ASSIGNMENT: Leave out the lines before the one with "(c + 3) mod 6; f(⊥)=⊥; f(⊤)=⊤"; output that line and all remaining lines of the records exactly.

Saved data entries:
== Segment start ==

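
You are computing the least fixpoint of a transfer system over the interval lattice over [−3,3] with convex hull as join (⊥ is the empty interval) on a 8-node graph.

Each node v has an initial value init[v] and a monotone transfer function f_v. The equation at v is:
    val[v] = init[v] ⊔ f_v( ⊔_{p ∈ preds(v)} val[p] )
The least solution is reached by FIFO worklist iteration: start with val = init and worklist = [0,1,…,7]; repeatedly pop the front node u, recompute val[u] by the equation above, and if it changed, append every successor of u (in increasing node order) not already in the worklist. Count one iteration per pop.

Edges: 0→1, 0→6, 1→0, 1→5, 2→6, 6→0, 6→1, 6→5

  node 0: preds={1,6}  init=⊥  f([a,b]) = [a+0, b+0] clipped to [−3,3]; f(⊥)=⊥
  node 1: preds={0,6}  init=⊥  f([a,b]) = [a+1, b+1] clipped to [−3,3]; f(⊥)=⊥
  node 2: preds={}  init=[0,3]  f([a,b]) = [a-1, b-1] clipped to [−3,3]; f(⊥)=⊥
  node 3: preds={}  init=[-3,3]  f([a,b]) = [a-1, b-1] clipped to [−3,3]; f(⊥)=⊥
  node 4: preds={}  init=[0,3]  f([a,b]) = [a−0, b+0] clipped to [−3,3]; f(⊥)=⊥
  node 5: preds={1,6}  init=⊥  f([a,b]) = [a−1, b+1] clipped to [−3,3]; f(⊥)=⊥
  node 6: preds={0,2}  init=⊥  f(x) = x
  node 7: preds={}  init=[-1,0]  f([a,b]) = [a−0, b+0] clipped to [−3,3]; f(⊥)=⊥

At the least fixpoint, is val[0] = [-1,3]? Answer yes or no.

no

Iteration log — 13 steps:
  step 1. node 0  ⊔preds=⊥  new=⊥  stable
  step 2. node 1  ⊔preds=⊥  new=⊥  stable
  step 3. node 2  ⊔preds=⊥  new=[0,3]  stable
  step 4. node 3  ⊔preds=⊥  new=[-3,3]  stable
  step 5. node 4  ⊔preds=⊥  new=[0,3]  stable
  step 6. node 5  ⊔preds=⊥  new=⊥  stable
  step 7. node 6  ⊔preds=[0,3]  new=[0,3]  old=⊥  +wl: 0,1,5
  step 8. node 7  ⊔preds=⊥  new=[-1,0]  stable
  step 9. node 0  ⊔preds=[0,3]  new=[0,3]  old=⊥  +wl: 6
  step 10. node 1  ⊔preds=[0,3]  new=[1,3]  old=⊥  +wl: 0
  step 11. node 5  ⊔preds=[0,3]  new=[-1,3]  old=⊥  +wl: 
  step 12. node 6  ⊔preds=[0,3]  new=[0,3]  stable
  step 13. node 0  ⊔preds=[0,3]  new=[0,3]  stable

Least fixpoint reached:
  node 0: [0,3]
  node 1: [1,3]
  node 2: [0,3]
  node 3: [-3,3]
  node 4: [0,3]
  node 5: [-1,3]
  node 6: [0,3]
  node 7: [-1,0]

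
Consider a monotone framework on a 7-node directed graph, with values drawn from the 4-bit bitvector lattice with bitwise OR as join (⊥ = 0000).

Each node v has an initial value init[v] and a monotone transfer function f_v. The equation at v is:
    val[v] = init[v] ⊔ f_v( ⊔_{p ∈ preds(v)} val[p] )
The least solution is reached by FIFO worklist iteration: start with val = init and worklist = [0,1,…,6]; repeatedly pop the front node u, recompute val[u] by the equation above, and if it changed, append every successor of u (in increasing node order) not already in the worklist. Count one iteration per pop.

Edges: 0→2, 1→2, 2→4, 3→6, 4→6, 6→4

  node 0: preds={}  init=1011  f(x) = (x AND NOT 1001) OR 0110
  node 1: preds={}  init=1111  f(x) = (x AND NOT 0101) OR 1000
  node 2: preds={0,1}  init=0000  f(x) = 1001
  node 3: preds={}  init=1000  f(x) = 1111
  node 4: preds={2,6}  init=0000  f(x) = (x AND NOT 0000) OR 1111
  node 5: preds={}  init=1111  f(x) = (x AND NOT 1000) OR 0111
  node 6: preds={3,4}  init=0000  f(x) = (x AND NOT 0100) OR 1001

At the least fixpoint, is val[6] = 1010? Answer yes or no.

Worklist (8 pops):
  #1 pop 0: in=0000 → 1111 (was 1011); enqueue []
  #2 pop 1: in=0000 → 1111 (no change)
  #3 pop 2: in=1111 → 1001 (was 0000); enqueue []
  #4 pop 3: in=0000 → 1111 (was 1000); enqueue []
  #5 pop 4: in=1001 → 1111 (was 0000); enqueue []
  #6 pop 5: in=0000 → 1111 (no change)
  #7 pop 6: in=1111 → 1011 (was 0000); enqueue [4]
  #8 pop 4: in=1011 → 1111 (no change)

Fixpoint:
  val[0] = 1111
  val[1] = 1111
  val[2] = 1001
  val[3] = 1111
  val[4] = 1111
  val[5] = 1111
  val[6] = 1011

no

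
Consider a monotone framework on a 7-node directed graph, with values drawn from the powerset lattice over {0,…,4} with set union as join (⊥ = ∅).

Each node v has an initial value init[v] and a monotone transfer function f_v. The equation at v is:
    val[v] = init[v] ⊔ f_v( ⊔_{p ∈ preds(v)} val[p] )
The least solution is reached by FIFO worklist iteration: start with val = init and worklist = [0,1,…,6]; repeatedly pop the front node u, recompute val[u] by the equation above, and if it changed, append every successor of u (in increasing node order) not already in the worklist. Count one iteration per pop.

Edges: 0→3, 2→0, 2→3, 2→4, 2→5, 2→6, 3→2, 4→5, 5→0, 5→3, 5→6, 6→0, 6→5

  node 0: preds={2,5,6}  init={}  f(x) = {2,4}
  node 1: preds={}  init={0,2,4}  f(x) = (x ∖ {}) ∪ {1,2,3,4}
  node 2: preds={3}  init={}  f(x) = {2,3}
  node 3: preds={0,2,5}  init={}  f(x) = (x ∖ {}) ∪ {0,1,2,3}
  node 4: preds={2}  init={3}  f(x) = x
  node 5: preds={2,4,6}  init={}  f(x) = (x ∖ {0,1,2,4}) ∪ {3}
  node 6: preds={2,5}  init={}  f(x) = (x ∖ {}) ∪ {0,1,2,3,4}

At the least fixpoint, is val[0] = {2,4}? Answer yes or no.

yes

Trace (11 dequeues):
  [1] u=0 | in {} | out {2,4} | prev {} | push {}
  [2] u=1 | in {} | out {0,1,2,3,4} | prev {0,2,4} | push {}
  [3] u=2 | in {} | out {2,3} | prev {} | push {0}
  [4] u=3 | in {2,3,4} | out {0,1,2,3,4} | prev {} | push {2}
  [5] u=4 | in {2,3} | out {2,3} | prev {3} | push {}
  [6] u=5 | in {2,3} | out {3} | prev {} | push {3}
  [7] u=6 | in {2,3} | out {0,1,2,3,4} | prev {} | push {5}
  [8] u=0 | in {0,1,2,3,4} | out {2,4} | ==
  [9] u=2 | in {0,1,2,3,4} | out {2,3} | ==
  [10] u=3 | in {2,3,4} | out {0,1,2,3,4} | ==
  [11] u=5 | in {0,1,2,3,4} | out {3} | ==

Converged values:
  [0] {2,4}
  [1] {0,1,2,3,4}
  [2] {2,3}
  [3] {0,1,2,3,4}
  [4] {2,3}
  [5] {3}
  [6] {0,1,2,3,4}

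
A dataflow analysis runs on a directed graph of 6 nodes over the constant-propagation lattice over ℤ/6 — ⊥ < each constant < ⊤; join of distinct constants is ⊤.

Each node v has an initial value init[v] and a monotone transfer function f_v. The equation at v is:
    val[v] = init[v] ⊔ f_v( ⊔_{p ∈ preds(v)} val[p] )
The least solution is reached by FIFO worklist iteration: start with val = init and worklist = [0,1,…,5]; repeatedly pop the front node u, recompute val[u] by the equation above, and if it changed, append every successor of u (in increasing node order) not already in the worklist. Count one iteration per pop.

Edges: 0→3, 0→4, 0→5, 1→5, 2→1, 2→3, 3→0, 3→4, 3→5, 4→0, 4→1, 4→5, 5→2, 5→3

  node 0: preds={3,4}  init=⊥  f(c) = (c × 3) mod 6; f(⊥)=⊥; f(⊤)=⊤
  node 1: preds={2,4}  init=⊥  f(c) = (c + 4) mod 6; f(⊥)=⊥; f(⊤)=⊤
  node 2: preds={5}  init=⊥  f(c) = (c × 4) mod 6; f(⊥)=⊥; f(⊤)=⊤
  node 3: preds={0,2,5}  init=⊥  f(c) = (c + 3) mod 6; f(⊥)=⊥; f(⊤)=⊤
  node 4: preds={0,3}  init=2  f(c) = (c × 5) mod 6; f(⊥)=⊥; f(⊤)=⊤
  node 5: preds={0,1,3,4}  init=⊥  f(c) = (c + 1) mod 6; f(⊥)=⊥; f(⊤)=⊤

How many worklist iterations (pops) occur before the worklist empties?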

== Segment end ==

WRITTEN SOLUTION:
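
  node 3: preds={0,2,5}  init=⊥  f(c) = (c + 3) mod 6; f(⊥)=⊥; f(⊤)=⊤
  node 4: preds={0,3}  init=2  f(c) = (c × 5) mod 6; f(⊥)=⊥; f(⊤)=⊤
  node 5: preds={0,1,3,4}  init=⊥  f(c) = (c + 1) mod 6; f(⊥)=⊥; f(⊤)=⊤

How many worklist iterations (pops) occur before the worklist empties?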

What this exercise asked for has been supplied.